= Given data =
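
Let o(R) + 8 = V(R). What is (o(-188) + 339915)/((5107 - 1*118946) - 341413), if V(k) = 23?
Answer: -169965/227626 ≈ -0.74669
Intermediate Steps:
o(R) = 15 (o(R) = -8 + 23 = 15)
(o(-188) + 339915)/((5107 - 1*118946) - 341413) = (15 + 339915)/((5107 - 1*118946) - 341413) = 339930/((5107 - 118946) - 341413) = 339930/(-113839 - 341413) = 339930/(-455252) = 339930*(-1/455252) = -169965/227626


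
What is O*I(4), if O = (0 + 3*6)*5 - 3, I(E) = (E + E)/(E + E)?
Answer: 87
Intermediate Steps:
I(E) = 1 (I(E) = (2*E)/((2*E)) = (2*E)*(1/(2*E)) = 1)
O = 87 (O = (0 + 18)*5 - 3 = 18*5 - 3 = 90 - 3 = 87)
O*I(4) = 87*1 = 87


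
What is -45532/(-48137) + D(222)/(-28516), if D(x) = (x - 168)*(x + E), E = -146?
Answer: 275209066/343168673 ≈ 0.80196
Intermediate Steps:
D(x) = (-168 + x)*(-146 + x) (D(x) = (x - 168)*(x - 146) = (-168 + x)*(-146 + x))
-45532/(-48137) + D(222)/(-28516) = -45532/(-48137) + (24528 + 222**2 - 314*222)/(-28516) = -45532*(-1/48137) + (24528 + 49284 - 69708)*(-1/28516) = 45532/48137 + 4104*(-1/28516) = 45532/48137 - 1026/7129 = 275209066/343168673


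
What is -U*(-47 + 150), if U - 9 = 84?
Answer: -9579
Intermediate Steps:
U = 93 (U = 9 + 84 = 93)
-U*(-47 + 150) = -93*(-47 + 150) = -93*103 = -1*9579 = -9579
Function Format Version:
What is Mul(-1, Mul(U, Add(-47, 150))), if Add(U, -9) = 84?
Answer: -9579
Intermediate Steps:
U = 93 (U = Add(9, 84) = 93)
Mul(-1, Mul(U, Add(-47, 150))) = Mul(-1, Mul(93, Add(-47, 150))) = Mul(-1, Mul(93, 103)) = Mul(-1, 9579) = -9579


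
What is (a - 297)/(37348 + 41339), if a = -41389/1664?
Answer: -535597/130935168 ≈ -0.0040905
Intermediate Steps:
a = -41389/1664 (a = -41389*1/1664 = -41389/1664 ≈ -24.873)
(a - 297)/(37348 + 41339) = (-41389/1664 - 297)/(37348 + 41339) = -535597/1664/78687 = -535597/1664*1/78687 = -535597/130935168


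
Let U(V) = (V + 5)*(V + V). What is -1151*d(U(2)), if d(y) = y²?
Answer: -902384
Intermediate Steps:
U(V) = 2*V*(5 + V) (U(V) = (5 + V)*(2*V) = 2*V*(5 + V))
-1151*d(U(2)) = -1151*16*(5 + 2)² = -1151*(2*2*7)² = -1151*28² = -1151*784 = -902384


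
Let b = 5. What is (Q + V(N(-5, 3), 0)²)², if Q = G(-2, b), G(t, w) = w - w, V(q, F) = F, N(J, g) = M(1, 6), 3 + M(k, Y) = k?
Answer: 0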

= Task instructions =
Print, exactly as written, the first line of the records above and each line after it until the line with "Answer: 275209066/343168673 ≈ 0.80196", which is printed too.

= Written response =
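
Let o(R) + 8 = V(R). What is (o(-188) + 339915)/((5107 - 1*118946) - 341413), if V(k) = 23?
Answer: -169965/227626 ≈ -0.74669
Intermediate Steps:
o(R) = 15 (o(R) = -8 + 23 = 15)
(o(-188) + 339915)/((5107 - 1*118946) - 341413) = (15 + 339915)/((5107 - 1*118946) - 341413) = 339930/((5107 - 118946) - 341413) = 339930/(-113839 - 341413) = 339930/(-455252) = 339930*(-1/455252) = -169965/227626


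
What is O*I(4), if O = (0 + 3*6)*5 - 3, I(E) = (E + E)/(E + E)?
Answer: 87
Intermediate Steps:
I(E) = 1 (I(E) = (2*E)/((2*E)) = (2*E)*(1/(2*E)) = 1)
O = 87 (O = (0 + 18)*5 - 3 = 18*5 - 3 = 90 - 3 = 87)
O*I(4) = 87*1 = 87


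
What is -45532/(-48137) + D(222)/(-28516), if D(x) = (x - 168)*(x + E), E = -146?
Answer: 275209066/343168673 ≈ 0.80196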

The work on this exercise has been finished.